WHAT YOU NEED TO DO
Print the lines in the listing below that fall between the line with "An email has" and the line with "How many times", those two lines included, exactly as they stand and with nothing else.

══════════

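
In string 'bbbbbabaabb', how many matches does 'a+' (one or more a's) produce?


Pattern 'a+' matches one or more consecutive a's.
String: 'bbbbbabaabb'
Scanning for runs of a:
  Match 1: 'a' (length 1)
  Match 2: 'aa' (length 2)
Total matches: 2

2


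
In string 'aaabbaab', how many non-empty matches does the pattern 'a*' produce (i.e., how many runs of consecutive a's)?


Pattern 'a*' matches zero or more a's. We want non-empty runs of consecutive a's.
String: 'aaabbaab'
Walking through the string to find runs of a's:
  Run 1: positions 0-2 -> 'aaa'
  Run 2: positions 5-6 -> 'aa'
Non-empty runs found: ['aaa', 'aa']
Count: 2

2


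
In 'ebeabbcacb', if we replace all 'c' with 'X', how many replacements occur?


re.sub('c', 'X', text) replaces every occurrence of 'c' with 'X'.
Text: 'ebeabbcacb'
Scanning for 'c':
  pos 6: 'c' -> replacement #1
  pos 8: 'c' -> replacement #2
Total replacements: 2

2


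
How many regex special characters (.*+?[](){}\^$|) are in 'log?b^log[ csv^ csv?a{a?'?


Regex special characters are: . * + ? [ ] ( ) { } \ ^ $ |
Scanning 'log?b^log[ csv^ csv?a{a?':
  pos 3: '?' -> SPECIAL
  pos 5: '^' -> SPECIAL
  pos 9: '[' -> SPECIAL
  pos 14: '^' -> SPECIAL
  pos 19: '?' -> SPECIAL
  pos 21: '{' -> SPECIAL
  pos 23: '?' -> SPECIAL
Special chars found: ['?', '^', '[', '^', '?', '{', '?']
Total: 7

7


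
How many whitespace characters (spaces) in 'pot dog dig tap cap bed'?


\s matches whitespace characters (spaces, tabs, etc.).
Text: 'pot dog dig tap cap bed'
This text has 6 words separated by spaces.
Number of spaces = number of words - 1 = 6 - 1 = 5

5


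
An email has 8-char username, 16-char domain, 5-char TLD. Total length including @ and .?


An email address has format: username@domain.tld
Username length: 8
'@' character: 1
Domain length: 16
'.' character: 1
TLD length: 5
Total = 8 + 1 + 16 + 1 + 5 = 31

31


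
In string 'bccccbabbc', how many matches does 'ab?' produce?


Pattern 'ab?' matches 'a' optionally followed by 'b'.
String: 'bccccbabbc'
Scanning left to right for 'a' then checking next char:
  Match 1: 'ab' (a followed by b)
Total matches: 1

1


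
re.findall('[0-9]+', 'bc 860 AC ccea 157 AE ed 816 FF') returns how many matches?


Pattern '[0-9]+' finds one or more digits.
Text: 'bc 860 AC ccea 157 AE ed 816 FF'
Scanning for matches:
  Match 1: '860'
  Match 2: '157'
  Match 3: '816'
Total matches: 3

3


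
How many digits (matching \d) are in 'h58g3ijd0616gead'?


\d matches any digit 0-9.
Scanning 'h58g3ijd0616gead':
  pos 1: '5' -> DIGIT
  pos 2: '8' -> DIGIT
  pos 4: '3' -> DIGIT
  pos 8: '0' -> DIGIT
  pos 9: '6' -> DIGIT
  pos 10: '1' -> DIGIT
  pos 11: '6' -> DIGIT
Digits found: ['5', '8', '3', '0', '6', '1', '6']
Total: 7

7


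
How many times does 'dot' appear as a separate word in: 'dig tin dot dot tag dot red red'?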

══════════

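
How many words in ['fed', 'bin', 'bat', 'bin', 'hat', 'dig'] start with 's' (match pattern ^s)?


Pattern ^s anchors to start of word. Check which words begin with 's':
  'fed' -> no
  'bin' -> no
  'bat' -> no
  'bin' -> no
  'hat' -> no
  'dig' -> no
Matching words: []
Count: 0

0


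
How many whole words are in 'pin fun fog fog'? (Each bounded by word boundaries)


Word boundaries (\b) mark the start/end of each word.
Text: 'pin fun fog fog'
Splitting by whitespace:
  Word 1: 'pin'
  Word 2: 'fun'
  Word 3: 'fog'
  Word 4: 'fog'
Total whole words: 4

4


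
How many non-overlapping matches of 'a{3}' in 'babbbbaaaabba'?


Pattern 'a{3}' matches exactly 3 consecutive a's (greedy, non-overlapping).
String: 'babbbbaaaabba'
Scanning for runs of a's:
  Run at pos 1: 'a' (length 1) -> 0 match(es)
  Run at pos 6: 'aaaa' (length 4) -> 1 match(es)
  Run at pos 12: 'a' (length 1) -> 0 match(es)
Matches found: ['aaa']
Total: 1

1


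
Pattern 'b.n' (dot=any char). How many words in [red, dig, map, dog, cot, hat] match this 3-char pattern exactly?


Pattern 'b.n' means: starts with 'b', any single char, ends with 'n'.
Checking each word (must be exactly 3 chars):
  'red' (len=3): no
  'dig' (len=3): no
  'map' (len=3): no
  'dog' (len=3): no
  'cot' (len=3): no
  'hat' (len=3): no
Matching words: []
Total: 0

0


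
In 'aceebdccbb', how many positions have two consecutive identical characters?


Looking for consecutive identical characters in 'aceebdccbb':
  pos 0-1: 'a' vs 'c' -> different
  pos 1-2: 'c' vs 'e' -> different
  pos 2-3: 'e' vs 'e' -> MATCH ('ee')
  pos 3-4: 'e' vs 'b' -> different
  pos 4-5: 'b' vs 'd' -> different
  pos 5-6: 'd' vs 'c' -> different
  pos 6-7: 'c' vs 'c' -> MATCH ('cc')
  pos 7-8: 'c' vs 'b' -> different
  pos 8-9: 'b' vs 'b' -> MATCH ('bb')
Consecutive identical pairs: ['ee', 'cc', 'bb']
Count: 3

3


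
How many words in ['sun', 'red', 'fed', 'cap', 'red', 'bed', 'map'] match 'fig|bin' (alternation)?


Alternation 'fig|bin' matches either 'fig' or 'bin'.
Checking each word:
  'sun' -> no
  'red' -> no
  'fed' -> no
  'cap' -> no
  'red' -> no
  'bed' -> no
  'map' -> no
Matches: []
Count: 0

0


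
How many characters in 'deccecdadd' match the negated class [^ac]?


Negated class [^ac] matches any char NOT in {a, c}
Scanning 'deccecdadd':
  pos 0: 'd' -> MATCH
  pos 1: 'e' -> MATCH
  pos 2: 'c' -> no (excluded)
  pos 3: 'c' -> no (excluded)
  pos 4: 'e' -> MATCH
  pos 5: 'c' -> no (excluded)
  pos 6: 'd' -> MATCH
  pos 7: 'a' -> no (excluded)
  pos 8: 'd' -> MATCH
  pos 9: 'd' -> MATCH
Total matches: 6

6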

══════════

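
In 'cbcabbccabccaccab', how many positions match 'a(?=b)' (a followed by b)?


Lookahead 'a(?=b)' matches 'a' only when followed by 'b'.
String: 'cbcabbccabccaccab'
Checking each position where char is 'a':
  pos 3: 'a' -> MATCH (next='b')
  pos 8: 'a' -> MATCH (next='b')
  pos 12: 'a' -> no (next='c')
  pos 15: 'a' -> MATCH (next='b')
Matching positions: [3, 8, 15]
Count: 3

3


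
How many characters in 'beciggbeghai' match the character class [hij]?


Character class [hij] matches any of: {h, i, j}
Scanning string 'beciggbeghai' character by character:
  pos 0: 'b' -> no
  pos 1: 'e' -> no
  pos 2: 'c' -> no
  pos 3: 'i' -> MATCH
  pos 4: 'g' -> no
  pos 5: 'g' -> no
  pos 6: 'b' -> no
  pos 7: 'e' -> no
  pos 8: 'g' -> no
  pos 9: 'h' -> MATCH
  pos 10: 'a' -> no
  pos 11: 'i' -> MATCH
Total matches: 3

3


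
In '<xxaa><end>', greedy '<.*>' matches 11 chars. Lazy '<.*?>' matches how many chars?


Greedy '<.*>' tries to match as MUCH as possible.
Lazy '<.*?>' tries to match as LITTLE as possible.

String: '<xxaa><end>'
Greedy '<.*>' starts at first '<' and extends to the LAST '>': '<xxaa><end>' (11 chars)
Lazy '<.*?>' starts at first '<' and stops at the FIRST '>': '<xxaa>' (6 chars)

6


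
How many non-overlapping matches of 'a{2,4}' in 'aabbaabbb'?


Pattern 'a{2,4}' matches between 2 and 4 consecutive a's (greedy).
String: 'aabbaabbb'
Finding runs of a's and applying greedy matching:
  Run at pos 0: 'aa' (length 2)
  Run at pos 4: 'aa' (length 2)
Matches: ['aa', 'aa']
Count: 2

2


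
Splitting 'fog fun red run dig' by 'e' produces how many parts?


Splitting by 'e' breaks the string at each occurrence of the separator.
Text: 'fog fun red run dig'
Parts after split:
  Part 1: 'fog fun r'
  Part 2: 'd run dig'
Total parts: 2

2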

══════════

ANSWER TO THE EXERCISE
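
An email has 8-char username, 16-char domain, 5-char TLD. Total length including @ and .?


An email address has format: username@domain.tld
Username length: 8
'@' character: 1
Domain length: 16
'.' character: 1
TLD length: 5
Total = 8 + 1 + 16 + 1 + 5 = 31

31


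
In string 'bccccbabbc', how many matches does 'ab?' produce?


Pattern 'ab?' matches 'a' optionally followed by 'b'.
String: 'bccccbabbc'
Scanning left to right for 'a' then checking next char:
  Match 1: 'ab' (a followed by b)
Total matches: 1

1


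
re.findall('[0-9]+', 'bc 860 AC ccea 157 AE ed 816 FF') returns how many matches?


Pattern '[0-9]+' finds one or more digits.
Text: 'bc 860 AC ccea 157 AE ed 816 FF'
Scanning for matches:
  Match 1: '860'
  Match 2: '157'
  Match 3: '816'
Total matches: 3

3


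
How many digits (matching \d) are in 'h58g3ijd0616gead'?


\d matches any digit 0-9.
Scanning 'h58g3ijd0616gead':
  pos 1: '5' -> DIGIT
  pos 2: '8' -> DIGIT
  pos 4: '3' -> DIGIT
  pos 8: '0' -> DIGIT
  pos 9: '6' -> DIGIT
  pos 10: '1' -> DIGIT
  pos 11: '6' -> DIGIT
Digits found: ['5', '8', '3', '0', '6', '1', '6']
Total: 7

7


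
How many times does 'dot' appear as a separate word in: 'dig tin dot dot tag dot red red'?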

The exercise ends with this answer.